*TASK DETAILS*. The listing below holds a line with "Here is a rooted phylogeny (given" and a line with "node9 -> node7". Reproduce those two lines exactly, plus everything between them.

● ● ● ●

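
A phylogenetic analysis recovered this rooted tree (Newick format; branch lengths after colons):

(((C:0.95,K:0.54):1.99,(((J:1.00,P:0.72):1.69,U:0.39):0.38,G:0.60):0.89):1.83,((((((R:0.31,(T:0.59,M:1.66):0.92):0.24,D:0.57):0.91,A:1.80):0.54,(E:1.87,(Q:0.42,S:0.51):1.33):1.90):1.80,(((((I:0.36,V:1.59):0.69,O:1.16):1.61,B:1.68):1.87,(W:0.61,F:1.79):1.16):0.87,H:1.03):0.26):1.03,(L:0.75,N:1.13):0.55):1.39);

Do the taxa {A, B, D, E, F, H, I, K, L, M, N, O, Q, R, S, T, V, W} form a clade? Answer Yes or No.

The MRCA of the listed taxa is the root, so the smallest clade containing them is the whole tree.
That clade also contains C, G, J, P, U, which are not in the proposed group, so the group is not monophyletic.

No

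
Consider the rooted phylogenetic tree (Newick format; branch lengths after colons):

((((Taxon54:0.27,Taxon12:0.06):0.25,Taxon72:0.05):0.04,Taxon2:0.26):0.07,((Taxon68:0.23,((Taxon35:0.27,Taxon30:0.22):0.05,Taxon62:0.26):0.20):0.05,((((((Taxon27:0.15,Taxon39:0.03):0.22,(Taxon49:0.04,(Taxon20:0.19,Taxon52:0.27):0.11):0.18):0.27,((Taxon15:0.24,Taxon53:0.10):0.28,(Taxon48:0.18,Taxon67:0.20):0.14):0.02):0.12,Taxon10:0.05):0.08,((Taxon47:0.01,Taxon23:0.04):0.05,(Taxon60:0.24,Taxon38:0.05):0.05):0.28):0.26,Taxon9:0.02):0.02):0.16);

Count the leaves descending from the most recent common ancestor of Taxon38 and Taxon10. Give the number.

The MRCA of Taxon38 and Taxon10 is the node subtending (((((Taxon27,Taxon39),(Taxon49,(Taxon20,Taxon52))),((Taxon15,Taxon53),(Taxon48,Taxon67))),Taxon10),((Taxon47,Taxon23),(Taxon60,Taxon38))).
That clade contains 14 terminal taxa: Taxon10, Taxon15, Taxon20, Taxon23, Taxon27, Taxon38, Taxon39, Taxon47, Taxon48, Taxon49, Taxon52, Taxon53, Taxon60, Taxon67.

14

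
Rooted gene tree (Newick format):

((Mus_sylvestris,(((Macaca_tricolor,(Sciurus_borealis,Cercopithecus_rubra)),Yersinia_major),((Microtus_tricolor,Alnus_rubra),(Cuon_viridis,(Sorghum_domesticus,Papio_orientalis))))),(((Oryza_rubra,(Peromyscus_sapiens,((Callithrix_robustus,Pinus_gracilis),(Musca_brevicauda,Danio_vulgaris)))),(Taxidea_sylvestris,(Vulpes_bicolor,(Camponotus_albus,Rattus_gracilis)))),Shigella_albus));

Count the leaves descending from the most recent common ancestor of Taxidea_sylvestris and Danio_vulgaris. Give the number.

The MRCA of Taxidea_sylvestris and Danio_vulgaris is the node subtending ((Oryza_rubra,(Peromyscus_sapiens,((Callithrix_robustus,Pinus_gracilis),(Musca_brevicauda,Danio_vulgaris)))),(Taxidea_sylvestris,(Vulpes_bicolor,(Camponotus_albus,Rattus_gracilis)))).
That clade contains 10 terminal taxa: Callithrix_robustus, Camponotus_albus, Danio_vulgaris, Musca_brevicauda, Oryza_rubra, Peromyscus_sapiens, Pinus_gracilis, Rattus_gracilis, Taxidea_sylvestris, Vulpes_bicolor.

10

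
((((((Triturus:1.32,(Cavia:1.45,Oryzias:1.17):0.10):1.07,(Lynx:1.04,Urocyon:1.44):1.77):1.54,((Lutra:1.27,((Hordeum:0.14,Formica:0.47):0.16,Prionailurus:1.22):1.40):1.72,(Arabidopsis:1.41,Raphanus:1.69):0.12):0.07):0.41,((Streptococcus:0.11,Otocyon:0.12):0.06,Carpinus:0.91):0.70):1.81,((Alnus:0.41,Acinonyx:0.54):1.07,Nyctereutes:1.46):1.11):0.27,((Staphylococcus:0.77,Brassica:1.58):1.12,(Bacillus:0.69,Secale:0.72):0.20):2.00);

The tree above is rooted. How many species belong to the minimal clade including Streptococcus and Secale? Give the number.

21

The MRCA of Streptococcus and Secale is the root, so the clade is the entire tree.
That clade contains 21 terminal taxa: Acinonyx, Alnus, Arabidopsis, Bacillus, Brassica, Carpinus, Cavia, Formica, Hordeum, Lutra, Lynx, Nyctereutes, Oryzias, Otocyon, Prionailurus, Raphanus, Secale, Staphylococcus, Streptococcus, Triturus, Urocyon.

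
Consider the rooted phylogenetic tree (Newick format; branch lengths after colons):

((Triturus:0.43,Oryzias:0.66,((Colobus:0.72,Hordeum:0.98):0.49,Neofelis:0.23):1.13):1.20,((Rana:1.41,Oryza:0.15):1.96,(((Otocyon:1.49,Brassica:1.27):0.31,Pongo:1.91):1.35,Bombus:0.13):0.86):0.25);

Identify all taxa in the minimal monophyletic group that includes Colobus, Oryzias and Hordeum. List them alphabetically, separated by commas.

Colobus, Hordeum, Neofelis, Oryzias, Triturus

Tracing Colobus: it sits inside (Colobus,Hordeum).
Tracing Oryzias: it sits inside (Triturus,Oryzias,((Colobus,Hordeum),Neofelis)).
Tracing Hordeum: it sits inside (Colobus,Hordeum).
The smallest clade enclosing all 3 is (Triturus,Oryzias,((Colobus,Hordeum),Neofelis)); the answer is its 5 terminal taxa in alphabetical order.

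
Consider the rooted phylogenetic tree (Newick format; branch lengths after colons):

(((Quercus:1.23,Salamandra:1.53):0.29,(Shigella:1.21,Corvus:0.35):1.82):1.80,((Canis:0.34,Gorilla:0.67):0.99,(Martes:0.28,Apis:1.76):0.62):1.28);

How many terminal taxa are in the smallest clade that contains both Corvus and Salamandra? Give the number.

4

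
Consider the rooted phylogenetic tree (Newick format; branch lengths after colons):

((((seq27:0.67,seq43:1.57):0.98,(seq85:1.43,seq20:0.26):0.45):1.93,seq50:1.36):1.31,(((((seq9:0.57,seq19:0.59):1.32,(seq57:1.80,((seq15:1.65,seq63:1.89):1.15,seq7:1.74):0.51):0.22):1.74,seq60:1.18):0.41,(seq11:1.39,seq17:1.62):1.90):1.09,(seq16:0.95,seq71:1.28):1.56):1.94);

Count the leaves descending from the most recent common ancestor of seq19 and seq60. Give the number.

7

The MRCA of seq19 and seq60 is the node subtending (((seq9,seq19),(seq57,((seq15,seq63),seq7))),seq60).
That clade contains 7 terminal taxa: seq15, seq19, seq57, seq60, seq63, seq7, seq9.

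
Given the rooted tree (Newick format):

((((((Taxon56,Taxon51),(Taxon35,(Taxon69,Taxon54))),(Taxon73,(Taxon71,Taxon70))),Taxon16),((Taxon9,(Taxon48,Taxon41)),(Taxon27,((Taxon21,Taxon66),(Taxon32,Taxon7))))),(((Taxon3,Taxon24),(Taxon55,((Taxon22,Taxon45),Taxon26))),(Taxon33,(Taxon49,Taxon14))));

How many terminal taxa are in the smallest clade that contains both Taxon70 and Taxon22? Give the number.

The MRCA of Taxon70 and Taxon22 is the root, so the clade is the entire tree.
That clade contains 26 terminal taxa: Taxon14, Taxon16, Taxon21, Taxon22, Taxon24, Taxon26, Taxon27, Taxon3, Taxon32, Taxon33, Taxon35, Taxon41, Taxon45, Taxon48, Taxon49, Taxon51, Taxon54, Taxon55, Taxon56, Taxon66, Taxon69, Taxon7, Taxon70, Taxon71, Taxon73, Taxon9.

26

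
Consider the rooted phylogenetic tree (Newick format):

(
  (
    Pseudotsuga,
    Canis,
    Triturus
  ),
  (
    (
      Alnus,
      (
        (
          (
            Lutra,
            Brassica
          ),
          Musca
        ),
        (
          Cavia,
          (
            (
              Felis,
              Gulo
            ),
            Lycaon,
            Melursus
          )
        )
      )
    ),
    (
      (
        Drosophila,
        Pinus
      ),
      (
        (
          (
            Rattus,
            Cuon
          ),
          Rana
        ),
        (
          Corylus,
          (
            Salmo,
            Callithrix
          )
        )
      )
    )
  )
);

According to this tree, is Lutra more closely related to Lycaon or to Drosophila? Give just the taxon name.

Lycaon

The MRCA of Lutra and Lycaon subtends (((Lutra,Brassica),Musca),(Cavia,((Felis,Gulo),Lycaon,Melursus))) (8 taxa).
The MRCA of Lutra and Drosophila subtends ((Alnus,(((Lutra,Brassica),Musca),(Cavia,((Felis,Gulo),Lycaon,Melursus)))),((Drosophila,Pinus),(((Rattus,Cuon),Rana),(Corylus,(Salmo,Callithrix))))) (17 taxa).
The first is nested inside the second, so Lutra shares a more recent common ancestor with Lycaon.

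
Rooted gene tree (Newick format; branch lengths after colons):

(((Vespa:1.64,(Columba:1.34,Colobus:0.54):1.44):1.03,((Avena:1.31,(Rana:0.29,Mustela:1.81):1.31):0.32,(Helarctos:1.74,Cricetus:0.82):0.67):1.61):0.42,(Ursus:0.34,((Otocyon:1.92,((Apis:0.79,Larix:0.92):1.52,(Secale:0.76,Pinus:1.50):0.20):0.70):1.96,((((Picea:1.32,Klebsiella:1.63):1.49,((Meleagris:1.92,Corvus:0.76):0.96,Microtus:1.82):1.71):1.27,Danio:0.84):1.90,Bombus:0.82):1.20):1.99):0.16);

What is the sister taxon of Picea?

Picea attaches to the tree at the node subtending (Picea,Klebsiella).
The other lineage descending from that same node — the sister group — is the single tip Klebsiella.

Klebsiella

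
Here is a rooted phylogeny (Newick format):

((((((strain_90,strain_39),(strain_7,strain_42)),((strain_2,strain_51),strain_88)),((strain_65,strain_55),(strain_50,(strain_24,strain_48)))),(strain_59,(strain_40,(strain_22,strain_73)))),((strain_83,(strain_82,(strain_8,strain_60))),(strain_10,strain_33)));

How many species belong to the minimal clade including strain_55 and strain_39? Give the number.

12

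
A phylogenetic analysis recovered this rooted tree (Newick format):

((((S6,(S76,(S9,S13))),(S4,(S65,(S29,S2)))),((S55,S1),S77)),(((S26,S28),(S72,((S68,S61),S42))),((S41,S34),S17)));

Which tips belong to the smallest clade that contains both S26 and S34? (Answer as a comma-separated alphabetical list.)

S17, S26, S28, S34, S41, S42, S61, S68, S72

Tracing S26: it sits inside (S26,S28).
Tracing S34: it sits inside (S41,S34).
The smallest clade enclosing both is (((S26,S28),(S72,((S68,S61),S42))),((S41,S34),S17)); the answer is its 9 terminal taxa in alphabetical order.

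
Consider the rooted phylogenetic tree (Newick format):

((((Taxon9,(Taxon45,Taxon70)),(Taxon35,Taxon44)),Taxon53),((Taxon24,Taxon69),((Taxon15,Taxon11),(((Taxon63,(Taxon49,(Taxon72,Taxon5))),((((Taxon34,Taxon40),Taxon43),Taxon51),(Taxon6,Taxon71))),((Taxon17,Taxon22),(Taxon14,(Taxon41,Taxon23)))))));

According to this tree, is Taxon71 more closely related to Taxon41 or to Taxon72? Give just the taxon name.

Taxon72

The MRCA of Taxon71 and Taxon72 subtends ((Taxon63,(Taxon49,(Taxon72,Taxon5))),((((Taxon34,Taxon40),Taxon43),Taxon51),(Taxon6,Taxon71))) (10 taxa).
The MRCA of Taxon71 and Taxon41 subtends (((Taxon63,(Taxon49,(Taxon72,Taxon5))),((((Taxon34,Taxon40),Taxon43),Taxon51),(Taxon6,Taxon71))),((Taxon17,Taxon22),(Taxon14,(Taxon41,Taxon23)))) (15 taxa).
The first is nested inside the second, so Taxon71 shares a more recent common ancestor with Taxon72.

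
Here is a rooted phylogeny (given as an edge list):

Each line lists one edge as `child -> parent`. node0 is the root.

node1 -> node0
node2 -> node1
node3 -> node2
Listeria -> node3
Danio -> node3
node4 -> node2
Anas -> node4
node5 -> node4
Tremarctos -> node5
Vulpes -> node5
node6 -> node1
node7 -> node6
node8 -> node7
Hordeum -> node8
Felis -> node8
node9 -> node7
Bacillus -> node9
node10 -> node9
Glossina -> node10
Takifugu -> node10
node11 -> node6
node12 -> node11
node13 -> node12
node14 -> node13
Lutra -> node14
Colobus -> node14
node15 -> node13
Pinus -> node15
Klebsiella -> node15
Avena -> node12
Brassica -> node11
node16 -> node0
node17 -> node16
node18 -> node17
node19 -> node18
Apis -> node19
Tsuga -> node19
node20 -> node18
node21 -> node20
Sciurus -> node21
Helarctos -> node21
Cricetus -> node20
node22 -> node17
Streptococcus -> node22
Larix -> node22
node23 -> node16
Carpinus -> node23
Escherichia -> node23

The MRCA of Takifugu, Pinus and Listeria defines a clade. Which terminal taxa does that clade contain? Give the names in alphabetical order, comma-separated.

Anas, Avena, Bacillus, Brassica, Colobus, Danio, Felis, Glossina, Hordeum, Klebsiella, Listeria, Lutra, Pinus, Takifugu, Tremarctos, Vulpes

Tracing Takifugu: it sits inside (Glossina,Takifugu).
Tracing Pinus: it sits inside (Pinus,Klebsiella).
Tracing Listeria: it sits inside (Listeria,Danio).
The smallest clade enclosing all 3 is (((Listeria,Danio),(Anas,(Tremarctos,Vulpes))),(((Hordeum,Felis),(Bacillus,(Glossina,Takifugu))),((((Lutra,Colobus),(Pinus,Klebsiella)),Avena),Brassica))); the answer is its 16 terminal taxa in alphabetical order.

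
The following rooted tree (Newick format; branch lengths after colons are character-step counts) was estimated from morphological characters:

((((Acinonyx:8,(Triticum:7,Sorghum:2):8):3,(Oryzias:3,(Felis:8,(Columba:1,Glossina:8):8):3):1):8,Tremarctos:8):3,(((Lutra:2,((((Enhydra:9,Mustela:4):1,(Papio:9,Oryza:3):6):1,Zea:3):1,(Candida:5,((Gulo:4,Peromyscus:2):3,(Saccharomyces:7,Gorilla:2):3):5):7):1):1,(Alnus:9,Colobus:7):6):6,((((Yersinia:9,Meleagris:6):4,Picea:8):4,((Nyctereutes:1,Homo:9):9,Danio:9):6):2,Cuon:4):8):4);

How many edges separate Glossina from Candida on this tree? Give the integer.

The MRCA of Glossina and Candida is the root of the tree.
From Glossina up to that node: 6 branches. From Candida up to the same node: 6 branches. Total: 6 + 6 = 12.

12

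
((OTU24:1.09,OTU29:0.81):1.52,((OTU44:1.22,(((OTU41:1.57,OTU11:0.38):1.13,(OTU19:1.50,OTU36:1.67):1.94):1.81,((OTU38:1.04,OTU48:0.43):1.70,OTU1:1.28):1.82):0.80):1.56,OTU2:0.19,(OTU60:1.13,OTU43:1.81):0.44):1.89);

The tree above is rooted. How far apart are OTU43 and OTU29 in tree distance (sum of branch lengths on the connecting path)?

6.47

The path runs OTU43 → … → MRCA → … → OTU29; the MRCA is the root of the tree.
Branch lengths along that path: 1.81 + 0.44 + 1.89 + 1.52 + 0.81 = 6.47.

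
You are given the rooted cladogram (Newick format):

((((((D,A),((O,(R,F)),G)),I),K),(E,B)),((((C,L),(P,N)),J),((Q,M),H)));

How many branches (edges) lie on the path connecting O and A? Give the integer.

5

The MRCA of O and A is the node subtending ((D,A),((O,(R,F)),G)).
From O up to that node: 3 branches. From A up to the same node: 2 branches. Total: 3 + 2 = 5.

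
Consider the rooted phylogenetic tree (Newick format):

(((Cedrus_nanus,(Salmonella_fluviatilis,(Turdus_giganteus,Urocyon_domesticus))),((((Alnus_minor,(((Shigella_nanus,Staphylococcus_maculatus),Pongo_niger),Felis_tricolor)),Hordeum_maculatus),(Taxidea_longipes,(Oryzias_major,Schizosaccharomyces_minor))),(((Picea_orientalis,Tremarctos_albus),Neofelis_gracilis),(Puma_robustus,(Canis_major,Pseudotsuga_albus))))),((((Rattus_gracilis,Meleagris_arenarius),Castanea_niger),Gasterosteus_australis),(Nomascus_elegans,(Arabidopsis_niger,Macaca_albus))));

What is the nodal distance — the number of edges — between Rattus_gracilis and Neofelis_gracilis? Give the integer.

10

The MRCA of Rattus_gracilis and Neofelis_gracilis is the root of the tree.
From Rattus_gracilis up to that node: 5 branches. From Neofelis_gracilis up to the same node: 5 branches. Total: 5 + 5 = 10.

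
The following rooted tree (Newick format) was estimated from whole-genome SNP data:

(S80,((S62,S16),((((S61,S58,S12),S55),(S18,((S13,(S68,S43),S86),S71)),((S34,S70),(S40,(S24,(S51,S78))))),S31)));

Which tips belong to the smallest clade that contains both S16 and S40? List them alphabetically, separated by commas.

Tracing S16: it sits inside (S62,S16).
Tracing S40: it sits inside (S40,(S24,(S51,S78))).
The smallest clade enclosing both is ((S62,S16),((((S61,S58,S12),S55),(S18,((S13,(S68,S43),S86),S71)),((S34,S70),(S40,(S24,(S51,S78))))),S31)); the answer is its 19 terminal taxa in alphabetical order.

S12, S13, S16, S18, S24, S31, S34, S40, S43, S51, S55, S58, S61, S62, S68, S70, S71, S78, S86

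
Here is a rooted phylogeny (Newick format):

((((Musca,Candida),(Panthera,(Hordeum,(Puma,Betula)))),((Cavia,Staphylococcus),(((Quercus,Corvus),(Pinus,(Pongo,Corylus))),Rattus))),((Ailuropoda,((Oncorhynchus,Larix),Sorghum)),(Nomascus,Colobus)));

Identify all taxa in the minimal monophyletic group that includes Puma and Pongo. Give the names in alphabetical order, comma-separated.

Betula, Candida, Cavia, Corvus, Corylus, Hordeum, Musca, Panthera, Pinus, Pongo, Puma, Quercus, Rattus, Staphylococcus

Tracing Puma: it sits inside (Puma,Betula).
Tracing Pongo: it sits inside (Pongo,Corylus).
The smallest clade enclosing both is (((Musca,Candida),(Panthera,(Hordeum,(Puma,Betula)))),((Cavia,Staphylococcus),(((Quercus,Corvus),(Pinus,(Pongo,Corylus))),Rattus))); the answer is its 14 terminal taxa in alphabetical order.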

● ● ● ●

*TASK ANSWER*.
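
Here is a rooted phylogeny (given as an edge list):

Each line lists one edge as `child -> parent`. node0 is the root.

node1 -> node0
node2 -> node1
node3 -> node2
Listeria -> node3
Danio -> node3
node4 -> node2
Anas -> node4
node5 -> node4
Tremarctos -> node5
Vulpes -> node5
node6 -> node1
node7 -> node6
node8 -> node7
Hordeum -> node8
Felis -> node8
node9 -> node7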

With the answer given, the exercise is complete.